→ **About this task**:
Every entry, from first to last, must be written out exactly.

[Stored items]
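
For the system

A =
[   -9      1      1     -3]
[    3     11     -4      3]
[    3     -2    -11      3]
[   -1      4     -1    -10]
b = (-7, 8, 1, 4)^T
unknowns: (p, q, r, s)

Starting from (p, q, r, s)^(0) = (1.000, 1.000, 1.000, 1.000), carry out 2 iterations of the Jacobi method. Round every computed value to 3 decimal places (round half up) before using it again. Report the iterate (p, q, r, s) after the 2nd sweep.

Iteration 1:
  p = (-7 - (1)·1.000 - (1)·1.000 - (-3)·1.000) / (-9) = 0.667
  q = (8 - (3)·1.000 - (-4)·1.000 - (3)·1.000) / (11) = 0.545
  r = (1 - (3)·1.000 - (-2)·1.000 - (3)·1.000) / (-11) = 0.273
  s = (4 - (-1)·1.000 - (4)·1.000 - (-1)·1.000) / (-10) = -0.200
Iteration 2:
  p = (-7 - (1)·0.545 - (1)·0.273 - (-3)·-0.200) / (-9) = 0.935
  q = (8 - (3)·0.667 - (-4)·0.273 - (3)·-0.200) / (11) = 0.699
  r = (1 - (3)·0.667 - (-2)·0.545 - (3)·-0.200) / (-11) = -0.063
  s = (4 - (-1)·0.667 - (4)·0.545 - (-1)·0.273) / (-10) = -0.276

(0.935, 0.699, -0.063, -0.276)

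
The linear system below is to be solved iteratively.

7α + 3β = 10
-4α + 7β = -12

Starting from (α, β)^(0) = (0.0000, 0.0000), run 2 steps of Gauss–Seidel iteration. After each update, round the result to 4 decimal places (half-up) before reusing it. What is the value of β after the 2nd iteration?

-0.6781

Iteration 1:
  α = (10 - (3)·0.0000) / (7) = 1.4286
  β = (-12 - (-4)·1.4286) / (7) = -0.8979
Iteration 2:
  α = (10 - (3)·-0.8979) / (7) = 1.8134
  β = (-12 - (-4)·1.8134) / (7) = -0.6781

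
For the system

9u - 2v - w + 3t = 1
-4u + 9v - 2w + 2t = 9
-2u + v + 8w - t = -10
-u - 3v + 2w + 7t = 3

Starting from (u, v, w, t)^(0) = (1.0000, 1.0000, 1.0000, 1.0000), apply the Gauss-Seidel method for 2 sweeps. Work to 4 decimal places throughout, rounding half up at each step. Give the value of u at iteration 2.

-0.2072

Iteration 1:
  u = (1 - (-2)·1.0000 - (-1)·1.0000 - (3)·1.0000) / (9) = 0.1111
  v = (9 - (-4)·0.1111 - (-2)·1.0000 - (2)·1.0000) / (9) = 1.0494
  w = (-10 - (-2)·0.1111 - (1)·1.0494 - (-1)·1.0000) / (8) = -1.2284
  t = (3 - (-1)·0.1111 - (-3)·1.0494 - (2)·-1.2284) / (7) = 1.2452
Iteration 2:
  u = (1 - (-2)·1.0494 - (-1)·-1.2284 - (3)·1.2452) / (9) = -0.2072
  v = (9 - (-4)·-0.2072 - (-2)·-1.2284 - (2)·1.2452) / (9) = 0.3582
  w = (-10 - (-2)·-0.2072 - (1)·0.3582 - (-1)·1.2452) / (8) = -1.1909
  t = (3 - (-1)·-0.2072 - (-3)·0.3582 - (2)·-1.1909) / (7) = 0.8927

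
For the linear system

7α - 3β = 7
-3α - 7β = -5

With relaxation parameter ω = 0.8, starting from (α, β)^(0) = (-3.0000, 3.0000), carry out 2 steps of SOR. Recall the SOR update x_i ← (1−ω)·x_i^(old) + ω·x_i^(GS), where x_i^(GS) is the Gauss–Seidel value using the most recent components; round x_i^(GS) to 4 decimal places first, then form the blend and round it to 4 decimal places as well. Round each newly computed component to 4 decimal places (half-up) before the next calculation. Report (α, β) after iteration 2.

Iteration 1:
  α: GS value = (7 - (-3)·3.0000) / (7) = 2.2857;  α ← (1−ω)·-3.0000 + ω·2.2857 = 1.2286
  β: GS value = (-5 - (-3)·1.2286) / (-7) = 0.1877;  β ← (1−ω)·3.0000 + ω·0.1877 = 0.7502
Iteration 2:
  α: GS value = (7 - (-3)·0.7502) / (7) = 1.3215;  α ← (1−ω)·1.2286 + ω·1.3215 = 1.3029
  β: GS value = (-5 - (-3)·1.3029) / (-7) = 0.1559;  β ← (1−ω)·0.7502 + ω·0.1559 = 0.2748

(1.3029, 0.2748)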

→ **Task solution**:
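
For the system

A =
[   -9      1      1     -3]
[    3     11     -4      3]
[    3     -2    -11      3]
[   -1      4     -1    -10]
b = (-7, 8, 1, 4)^T
unknowns: (p, q, r, s)

Starting from (p, q, r, s)^(0) = (1.000, 1.000, 1.000, 1.000), carry out 2 iterations of the Jacobi method. Round every computed value to 3 decimal places (round half up) before using it again. Report the iterate (p, q, r, s) after the 2nd sweep.

Iteration 1:
  p = (-7 - (1)·1.000 - (1)·1.000 - (-3)·1.000) / (-9) = 0.667
  q = (8 - (3)·1.000 - (-4)·1.000 - (3)·1.000) / (11) = 0.545
  r = (1 - (3)·1.000 - (-2)·1.000 - (3)·1.000) / (-11) = 0.273
  s = (4 - (-1)·1.000 - (4)·1.000 - (-1)·1.000) / (-10) = -0.200
Iteration 2:
  p = (-7 - (1)·0.545 - (1)·0.273 - (-3)·-0.200) / (-9) = 0.935
  q = (8 - (3)·0.667 - (-4)·0.273 - (3)·-0.200) / (11) = 0.699
  r = (1 - (3)·0.667 - (-2)·0.545 - (3)·-0.200) / (-11) = -0.063
  s = (4 - (-1)·0.667 - (4)·0.545 - (-1)·0.273) / (-10) = -0.276

(0.935, 0.699, -0.063, -0.276)

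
The linear system below is to be solved iteratively.

7α + 3β = 10
-4α + 7β = -12

Starting from (α, β)^(0) = (0.0000, 0.0000), run 2 steps of Gauss–Seidel iteration. After each update, round the result to 4 decimal places (half-up) before reusing it. What is the value of β after the 2nd iteration?

-0.6781

Iteration 1:
  α = (10 - (3)·0.0000) / (7) = 1.4286
  β = (-12 - (-4)·1.4286) / (7) = -0.8979
Iteration 2:
  α = (10 - (3)·-0.8979) / (7) = 1.8134
  β = (-12 - (-4)·1.8134) / (7) = -0.6781

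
For the system

9u - 2v - w + 3t = 1
-4u + 9v - 2w + 2t = 9
-2u + v + 8w - t = -10
-u - 3v + 2w + 7t = 3

Starting from (u, v, w, t)^(0) = (1.0000, 1.0000, 1.0000, 1.0000), apply the Gauss-Seidel method for 2 sweeps. Work to 4 decimal places throughout, rounding half up at each step. Give the value of u at iteration 2.

-0.2072

Iteration 1:
  u = (1 - (-2)·1.0000 - (-1)·1.0000 - (3)·1.0000) / (9) = 0.1111
  v = (9 - (-4)·0.1111 - (-2)·1.0000 - (2)·1.0000) / (9) = 1.0494
  w = (-10 - (-2)·0.1111 - (1)·1.0494 - (-1)·1.0000) / (8) = -1.2284
  t = (3 - (-1)·0.1111 - (-3)·1.0494 - (2)·-1.2284) / (7) = 1.2452
Iteration 2:
  u = (1 - (-2)·1.0494 - (-1)·-1.2284 - (3)·1.2452) / (9) = -0.2072
  v = (9 - (-4)·-0.2072 - (-2)·-1.2284 - (2)·1.2452) / (9) = 0.3582
  w = (-10 - (-2)·-0.2072 - (1)·0.3582 - (-1)·1.2452) / (8) = -1.1909
  t = (3 - (-1)·-0.2072 - (-3)·0.3582 - (2)·-1.1909) / (7) = 0.8927

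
For the linear system

7α - 3β = 7
-3α - 7β = -5

With relaxation parameter ω = 0.8, starting from (α, β)^(0) = (-3.0000, 3.0000), carry out 2 steps of SOR. Recall the SOR update x_i ← (1−ω)·x_i^(old) + ω·x_i^(GS), where x_i^(GS) is the Gauss–Seidel value using the most recent components; round x_i^(GS) to 4 decimal places first, then form the blend and round it to 4 decimal places as well. Round each newly computed component to 4 decimal places (half-up) before the next calculation. Report (α, β) after iteration 2.

Iteration 1:
  α: GS value = (7 - (-3)·3.0000) / (7) = 2.2857;  α ← (1−ω)·-3.0000 + ω·2.2857 = 1.2286
  β: GS value = (-5 - (-3)·1.2286) / (-7) = 0.1877;  β ← (1−ω)·3.0000 + ω·0.1877 = 0.7502
Iteration 2:
  α: GS value = (7 - (-3)·0.7502) / (7) = 1.3215;  α ← (1−ω)·1.2286 + ω·1.3215 = 1.3029
  β: GS value = (-5 - (-3)·1.3029) / (-7) = 0.1559;  β ← (1−ω)·0.7502 + ω·0.1559 = 0.2748

(1.3029, 0.2748)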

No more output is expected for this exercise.